#### [TASK REQUIREMENTS]
Go through the records and report each line in which the word "What" occurs.

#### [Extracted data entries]
****************************************

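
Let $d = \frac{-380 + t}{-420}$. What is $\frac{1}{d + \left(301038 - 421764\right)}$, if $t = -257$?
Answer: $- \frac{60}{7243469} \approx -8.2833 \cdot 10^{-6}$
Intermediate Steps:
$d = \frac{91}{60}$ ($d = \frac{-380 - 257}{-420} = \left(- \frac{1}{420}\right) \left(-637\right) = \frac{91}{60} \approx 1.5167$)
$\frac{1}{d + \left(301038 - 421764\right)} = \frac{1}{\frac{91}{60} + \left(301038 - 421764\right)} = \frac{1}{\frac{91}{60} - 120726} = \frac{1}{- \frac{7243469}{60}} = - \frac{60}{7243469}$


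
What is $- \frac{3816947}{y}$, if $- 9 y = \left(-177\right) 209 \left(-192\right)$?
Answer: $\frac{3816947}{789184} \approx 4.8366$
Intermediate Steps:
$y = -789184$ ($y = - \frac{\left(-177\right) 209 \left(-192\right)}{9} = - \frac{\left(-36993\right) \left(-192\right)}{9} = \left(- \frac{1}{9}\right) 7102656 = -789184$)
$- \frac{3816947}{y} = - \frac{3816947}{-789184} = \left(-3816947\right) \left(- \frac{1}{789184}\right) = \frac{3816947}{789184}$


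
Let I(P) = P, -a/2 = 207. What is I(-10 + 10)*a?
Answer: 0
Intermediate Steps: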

****************************************

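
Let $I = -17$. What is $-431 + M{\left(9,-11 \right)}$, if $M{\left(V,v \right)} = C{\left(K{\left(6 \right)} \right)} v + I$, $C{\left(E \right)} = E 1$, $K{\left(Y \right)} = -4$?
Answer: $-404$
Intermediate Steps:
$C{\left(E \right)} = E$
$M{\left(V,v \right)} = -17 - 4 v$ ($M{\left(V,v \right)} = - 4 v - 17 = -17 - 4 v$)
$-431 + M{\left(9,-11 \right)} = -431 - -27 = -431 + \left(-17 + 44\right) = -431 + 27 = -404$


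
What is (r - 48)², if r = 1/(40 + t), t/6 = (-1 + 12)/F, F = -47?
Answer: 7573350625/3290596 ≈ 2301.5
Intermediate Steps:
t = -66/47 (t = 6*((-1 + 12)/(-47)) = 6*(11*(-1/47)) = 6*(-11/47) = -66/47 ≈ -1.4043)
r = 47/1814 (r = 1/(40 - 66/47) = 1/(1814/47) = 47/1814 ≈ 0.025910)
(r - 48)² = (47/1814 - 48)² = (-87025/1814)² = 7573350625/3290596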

****************************************

#### [RESPONSE BOX]
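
Let $d = \frac{-380 + t}{-420}$. What is $\frac{1}{d + \left(301038 - 421764\right)}$, if $t = -257$?
What is $- \frac{3816947}{y}$, if $- 9 y = \left(-177\right) 209 \left(-192\right)$?
Let I(P) = P, -a/2 = 207. What is I(-10 + 10)*a?
Let $I = -17$. What is $-431 + M{\left(9,-11 \right)}$, if $M{\left(V,v \right)} = C{\left(K{\left(6 \right)} \right)} v + I$, $C{\left(E \right)} = E 1$, $K{\left(Y \right)} = -4$?
What is (r - 48)², if r = 1/(40 + t), t/6 = (-1 + 12)/F, F = -47?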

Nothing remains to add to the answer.